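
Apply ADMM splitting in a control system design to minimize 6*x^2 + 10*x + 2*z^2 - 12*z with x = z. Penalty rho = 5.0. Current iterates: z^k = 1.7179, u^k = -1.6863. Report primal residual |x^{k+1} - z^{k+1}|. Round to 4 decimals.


ADMM iteration with rho = 5.0, z^k = 1.7179, u^k = -1.6863
Step 1: x-update.
Minimize 6*x^2 + 10*x + (5.0/2)*(x - 1.7179 - 1.6863)^2
FOC: (2*6 + 5.0)*x = -10 + 5.0*(1.7179 + 1.6863)
x^{k+1} = 0.413
Step 2: z-update.
Minimize 2*z^2 - 12*z + (5.0/2)*(0.413 - z - 1.6863)^2
FOC: (2*2 + 5.0)*z = 12 + 5.0*(0.413 - 1.6863)
z^{k+1} = 0.6259
Step 3: u-update.
u^{k+1} = -1.6863 + 0.413 - 0.6259 = -1.8992
Step 4: Primal residual = |0.413 - 0.6259| = 0.2129


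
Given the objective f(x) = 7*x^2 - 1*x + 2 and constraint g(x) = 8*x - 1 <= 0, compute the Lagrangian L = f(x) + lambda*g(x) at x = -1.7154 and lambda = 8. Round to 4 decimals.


Step 1: Evaluate f(x).
f(-1.7154) = 7*(-1.7154)^2 - 1*(-1.7154) + 2 = 24.3136
Step 2: Evaluate g(x).
g(-1.7154) = 8*-1.7154 - 1 = -14.7232
Step 3: Compute Lagrangian.
L = 24.3136 + 8*-14.7232 = -93.472


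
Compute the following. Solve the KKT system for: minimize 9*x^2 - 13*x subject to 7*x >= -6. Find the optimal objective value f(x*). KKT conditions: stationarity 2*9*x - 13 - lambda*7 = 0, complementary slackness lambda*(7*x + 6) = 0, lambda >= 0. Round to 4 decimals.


Step 1: Try lambda = 0 (constraint inactive).
Stationarity: 2*9*x - 13 = 0
x* = 13/(2*9) = 13/18 = 0.7222 (rounded; the exact value 13/18 is used below)
Check constraint: 7*0.7222 = 5.0554 >= -6 -- satisfied.
Step 2: Compute optimal value.
f(x*) = 9*(13/18)^2 - 13*(13/18) = -4.6944


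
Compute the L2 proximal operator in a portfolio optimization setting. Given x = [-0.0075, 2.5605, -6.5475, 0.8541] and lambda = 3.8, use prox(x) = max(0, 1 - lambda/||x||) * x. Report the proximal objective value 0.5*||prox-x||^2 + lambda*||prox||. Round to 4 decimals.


Step 1: Compute ||x||.
||x|| = 7.0821
Step 2: Compute scaling factor.
scale = max(0, 1 - 3.8/7.0821) = 0.4634
Step 3: prox(x) = [-0.0035, 1.1866, -3.0343, 0.3958]
||prox(x)|| = 3.2821
Step 4: Proximal objective.
0.5*||prox-x||^2 = 7.22
lambda*||prox|| = 12.472
Total = 19.6918


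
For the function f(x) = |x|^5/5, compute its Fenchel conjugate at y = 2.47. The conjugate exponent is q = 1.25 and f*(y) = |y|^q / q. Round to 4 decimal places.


The conjugate exponent q satisfies 1/p + 1/q = 1.
p = 5, so q = 5/(5 - 1) = 1.25
|y|^q = 2.47^1.25 = 3.0965
f*(2.47) = 3.0965 / 1.25 = 2.4772


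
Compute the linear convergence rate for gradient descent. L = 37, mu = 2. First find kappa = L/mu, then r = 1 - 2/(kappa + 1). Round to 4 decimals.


Step 1: Compute the condition number.
kappa = L/mu = 37/2 = 18.5
Step 2: Compute the convergence rate.
r = 1 - 2/(kappa + 1) = 1 - 2*mu/(L + mu) = (L - mu)/(L + mu) = 35/39 = 0.8974


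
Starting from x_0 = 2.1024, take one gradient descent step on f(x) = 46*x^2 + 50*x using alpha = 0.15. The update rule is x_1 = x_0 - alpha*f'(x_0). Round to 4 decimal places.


We compute the gradient at x_0 and apply the update.
f'(x) = 92*x + 50
f'(2.1024) = 92*2.1024 + 50 = 243.4208
x_1 = 2.1024 - 0.15*243.4208 = -34.4107


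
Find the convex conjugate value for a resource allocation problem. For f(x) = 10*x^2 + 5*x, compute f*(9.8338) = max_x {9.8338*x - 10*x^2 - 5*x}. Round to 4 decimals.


f*(y) = sup_x {y*x - a*x^2 - b*x} = sup_x {(y-b)*x - a*x^2}
FOC: (y - b) - 2a*x = 0 => x* = (y - b)/(2a)
x* = (9.8338 - 5)/(2*10) = 0.2417
f*(9.8338) = (y-b)^2/(4a) = (9.8338 - 5)^2/(4*10)
= 23.3656/40 = 0.5841


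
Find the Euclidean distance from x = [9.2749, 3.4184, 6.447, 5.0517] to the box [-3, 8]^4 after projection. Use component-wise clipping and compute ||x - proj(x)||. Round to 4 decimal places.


Project each component onto [-3, 8].
clip(9.2749) = 8.0, clip(3.4184) = 3.4184, clip(6.447) = 6.447, clip(5.0517) = 5.0517
Projection = [8.0, 3.4184, 6.447, 5.0517]
Squared diffs: [1.6254, 0.0, 0.0, 0.0]
Distance = sqrt(1.6254) = 1.2749


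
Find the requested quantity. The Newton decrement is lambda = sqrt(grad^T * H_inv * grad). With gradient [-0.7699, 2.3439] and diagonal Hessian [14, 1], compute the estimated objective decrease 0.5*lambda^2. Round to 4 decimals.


Step 1: H is diagonal, so H^(-1) * g = [-0.055, 2.3439].
Step 2: g^T H^(-1) g = sum_i g_i^2 / H_ii
  = (-0.7699)^2/14 + (2.3439)^2/1
  = 0.0423 + 5.4939 = 5.5362
Step 3: Objective decrease = 0.5 * g^T H^(-1) g = 2.7681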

• [WHAT IS BEING ASKED]
Quote all the records exactly, please, leaving none out.

• [TASK RESULT]
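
Apply ADMM splitting in a control system design to minimize 6*x^2 + 10*x + 2*z^2 - 12*z with x = z. Penalty rho = 5.0. Current iterates: z^k = 1.7179, u^k = -1.6863. Report primal residual |x^{k+1} - z^{k+1}|. Round to 4 decimals.


ADMM iteration with rho = 5.0, z^k = 1.7179, u^k = -1.6863
Step 1: x-update.
Minimize 6*x^2 + 10*x + (5.0/2)*(x - 1.7179 - 1.6863)^2
FOC: (2*6 + 5.0)*x = -10 + 5.0*(1.7179 + 1.6863)
x^{k+1} = 0.413
Step 2: z-update.
Minimize 2*z^2 - 12*z + (5.0/2)*(0.413 - z - 1.6863)^2
FOC: (2*2 + 5.0)*z = 12 + 5.0*(0.413 - 1.6863)
z^{k+1} = 0.6259
Step 3: u-update.
u^{k+1} = -1.6863 + 0.413 - 0.6259 = -1.8992
Step 4: Primal residual = |0.413 - 0.6259| = 0.2129


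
Given the objective f(x) = 7*x^2 - 1*x + 2 and constraint g(x) = 8*x - 1 <= 0, compute the Lagrangian L = f(x) + lambda*g(x) at x = -1.7154 and lambda = 8. Round to 4 decimals.


Step 1: Evaluate f(x).
f(-1.7154) = 7*(-1.7154)^2 - 1*(-1.7154) + 2 = 24.3136
Step 2: Evaluate g(x).
g(-1.7154) = 8*-1.7154 - 1 = -14.7232
Step 3: Compute Lagrangian.
L = 24.3136 + 8*-14.7232 = -93.472


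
Compute the following. Solve the KKT system for: minimize 9*x^2 - 13*x subject to 7*x >= -6. Find the optimal objective value f(x*). KKT conditions: stationarity 2*9*x - 13 - lambda*7 = 0, complementary slackness lambda*(7*x + 6) = 0, lambda >= 0. Round to 4 decimals.


Step 1: Try lambda = 0 (constraint inactive).
Stationarity: 2*9*x - 13 = 0
x* = 13/(2*9) = 13/18 = 0.7222 (rounded; the exact value 13/18 is used below)
Check constraint: 7*0.7222 = 5.0554 >= -6 -- satisfied.
Step 2: Compute optimal value.
f(x*) = 9*(13/18)^2 - 13*(13/18) = -4.6944


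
Compute the L2 proximal operator in a portfolio optimization setting. Given x = [-0.0075, 2.5605, -6.5475, 0.8541] and lambda = 3.8, use prox(x) = max(0, 1 - lambda/||x||) * x. Report the proximal objective value 0.5*||prox-x||^2 + lambda*||prox||. Round to 4 decimals.


Step 1: Compute ||x||.
||x|| = 7.0821
Step 2: Compute scaling factor.
scale = max(0, 1 - 3.8/7.0821) = 0.4634
Step 3: prox(x) = [-0.0035, 1.1866, -3.0343, 0.3958]
||prox(x)|| = 3.2821
Step 4: Proximal objective.
0.5*||prox-x||^2 = 7.22
lambda*||prox|| = 12.472
Total = 19.6918


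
For the function f(x) = |x|^5/5, compute its Fenchel conjugate at y = 2.47. The conjugate exponent is q = 1.25 and f*(y) = |y|^q / q. Round to 4 decimal places.


The conjugate exponent q satisfies 1/p + 1/q = 1.
p = 5, so q = 5/(5 - 1) = 1.25
|y|^q = 2.47^1.25 = 3.0965
f*(2.47) = 3.0965 / 1.25 = 2.4772


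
Compute the linear convergence rate for gradient descent. L = 37, mu = 2. First find kappa = L/mu, then r = 1 - 2/(kappa + 1). Round to 4 decimals.


Step 1: Compute the condition number.
kappa = L/mu = 37/2 = 18.5
Step 2: Compute the convergence rate.
r = 1 - 2/(kappa + 1) = 1 - 2*mu/(L + mu) = (L - mu)/(L + mu) = 35/39 = 0.8974


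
Starting from x_0 = 2.1024, take one gradient descent step on f(x) = 46*x^2 + 50*x using alpha = 0.15. The update rule is x_1 = x_0 - alpha*f'(x_0). Round to 4 decimal places.


We compute the gradient at x_0 and apply the update.
f'(x) = 92*x + 50
f'(2.1024) = 92*2.1024 + 50 = 243.4208
x_1 = 2.1024 - 0.15*243.4208 = -34.4107


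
Find the convex conjugate value for a resource allocation problem. For f(x) = 10*x^2 + 5*x, compute f*(9.8338) = max_x {9.8338*x - 10*x^2 - 5*x}. Round to 4 decimals.


f*(y) = sup_x {y*x - a*x^2 - b*x} = sup_x {(y-b)*x - a*x^2}
FOC: (y - b) - 2a*x = 0 => x* = (y - b)/(2a)
x* = (9.8338 - 5)/(2*10) = 0.2417
f*(9.8338) = (y-b)^2/(4a) = (9.8338 - 5)^2/(4*10)
= 23.3656/40 = 0.5841


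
Find the Euclidean distance from x = [9.2749, 3.4184, 6.447, 5.0517] to the box [-3, 8]^4 after projection. Use component-wise clipping and compute ||x - proj(x)||. Round to 4 decimal places.


Project each component onto [-3, 8].
clip(9.2749) = 8.0, clip(3.4184) = 3.4184, clip(6.447) = 6.447, clip(5.0517) = 5.0517
Projection = [8.0, 3.4184, 6.447, 5.0517]
Squared diffs: [1.6254, 0.0, 0.0, 0.0]
Distance = sqrt(1.6254) = 1.2749


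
Find the requested quantity. The Newton decrement is lambda = sqrt(grad^T * H_inv * grad). With gradient [-0.7699, 2.3439] and diagonal Hessian [14, 1], compute the estimated objective decrease 0.5*lambda^2. Round to 4 decimals.


Step 1: H is diagonal, so H^(-1) * g = [-0.055, 2.3439].
Step 2: g^T H^(-1) g = sum_i g_i^2 / H_ii
  = (-0.7699)^2/14 + (2.3439)^2/1
  = 0.0423 + 5.4939 = 5.5362
Step 3: Objective decrease = 0.5 * g^T H^(-1) g = 2.7681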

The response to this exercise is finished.